## [Dataset entries]
- - -

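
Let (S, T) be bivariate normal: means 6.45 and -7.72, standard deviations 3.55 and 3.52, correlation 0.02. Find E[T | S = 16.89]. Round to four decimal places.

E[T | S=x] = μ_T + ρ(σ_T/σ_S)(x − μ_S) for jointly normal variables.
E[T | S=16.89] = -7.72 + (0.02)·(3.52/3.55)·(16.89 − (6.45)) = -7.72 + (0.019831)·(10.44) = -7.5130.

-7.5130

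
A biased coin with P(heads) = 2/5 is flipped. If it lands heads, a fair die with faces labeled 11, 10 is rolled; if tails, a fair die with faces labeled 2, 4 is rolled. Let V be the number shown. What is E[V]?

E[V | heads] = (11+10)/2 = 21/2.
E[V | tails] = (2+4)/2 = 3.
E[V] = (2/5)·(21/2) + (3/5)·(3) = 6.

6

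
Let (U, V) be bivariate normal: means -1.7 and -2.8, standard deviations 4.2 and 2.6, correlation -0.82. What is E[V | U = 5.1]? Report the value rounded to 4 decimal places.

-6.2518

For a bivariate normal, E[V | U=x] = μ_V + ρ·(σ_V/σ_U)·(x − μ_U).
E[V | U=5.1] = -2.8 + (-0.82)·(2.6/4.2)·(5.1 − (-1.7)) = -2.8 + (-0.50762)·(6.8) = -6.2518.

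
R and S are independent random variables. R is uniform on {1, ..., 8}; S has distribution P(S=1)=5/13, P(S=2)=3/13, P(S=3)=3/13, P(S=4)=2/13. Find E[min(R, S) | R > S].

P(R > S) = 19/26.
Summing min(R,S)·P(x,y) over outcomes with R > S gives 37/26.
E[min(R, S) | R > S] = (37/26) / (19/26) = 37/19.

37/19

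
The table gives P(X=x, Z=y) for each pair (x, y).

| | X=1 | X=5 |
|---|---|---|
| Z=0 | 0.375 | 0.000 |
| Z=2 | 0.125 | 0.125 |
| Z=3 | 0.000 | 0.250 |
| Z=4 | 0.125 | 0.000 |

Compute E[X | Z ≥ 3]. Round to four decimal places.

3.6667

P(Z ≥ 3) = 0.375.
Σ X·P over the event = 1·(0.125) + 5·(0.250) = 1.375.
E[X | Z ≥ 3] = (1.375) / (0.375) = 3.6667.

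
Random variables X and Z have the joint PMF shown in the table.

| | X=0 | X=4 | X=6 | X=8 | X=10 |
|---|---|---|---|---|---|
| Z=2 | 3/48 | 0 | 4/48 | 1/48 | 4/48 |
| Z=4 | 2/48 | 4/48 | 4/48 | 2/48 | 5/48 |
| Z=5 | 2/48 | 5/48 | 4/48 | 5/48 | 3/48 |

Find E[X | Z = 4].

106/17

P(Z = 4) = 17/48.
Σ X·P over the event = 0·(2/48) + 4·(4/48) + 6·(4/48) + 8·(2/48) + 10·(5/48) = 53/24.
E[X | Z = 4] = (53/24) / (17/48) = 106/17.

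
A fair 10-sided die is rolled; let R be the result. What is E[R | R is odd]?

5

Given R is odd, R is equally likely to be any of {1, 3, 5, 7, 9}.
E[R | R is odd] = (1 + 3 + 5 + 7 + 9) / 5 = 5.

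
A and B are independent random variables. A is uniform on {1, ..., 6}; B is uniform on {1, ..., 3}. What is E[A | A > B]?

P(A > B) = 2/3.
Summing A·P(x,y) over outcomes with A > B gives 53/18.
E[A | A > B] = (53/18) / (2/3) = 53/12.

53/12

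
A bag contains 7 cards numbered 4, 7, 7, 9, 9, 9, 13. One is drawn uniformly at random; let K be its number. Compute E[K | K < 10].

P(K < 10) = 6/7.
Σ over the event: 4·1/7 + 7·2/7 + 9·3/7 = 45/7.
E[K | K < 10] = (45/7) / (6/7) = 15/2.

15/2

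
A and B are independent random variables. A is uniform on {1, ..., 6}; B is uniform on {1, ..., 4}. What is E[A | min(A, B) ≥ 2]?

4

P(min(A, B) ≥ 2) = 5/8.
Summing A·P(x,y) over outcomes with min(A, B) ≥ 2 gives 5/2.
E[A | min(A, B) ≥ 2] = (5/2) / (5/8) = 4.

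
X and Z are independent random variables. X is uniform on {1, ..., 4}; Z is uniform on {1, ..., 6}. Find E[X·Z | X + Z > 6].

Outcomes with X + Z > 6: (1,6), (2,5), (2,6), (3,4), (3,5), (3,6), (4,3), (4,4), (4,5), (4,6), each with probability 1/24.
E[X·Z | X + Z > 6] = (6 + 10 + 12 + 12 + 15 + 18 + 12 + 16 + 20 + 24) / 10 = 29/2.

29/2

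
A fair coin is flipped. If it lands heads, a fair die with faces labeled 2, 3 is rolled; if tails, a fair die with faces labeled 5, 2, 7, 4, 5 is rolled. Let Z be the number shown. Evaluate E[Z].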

- - -

## [Work item]
Count how many lines above include the word "table" and answer with that figure only.

## [Answer to this task]
2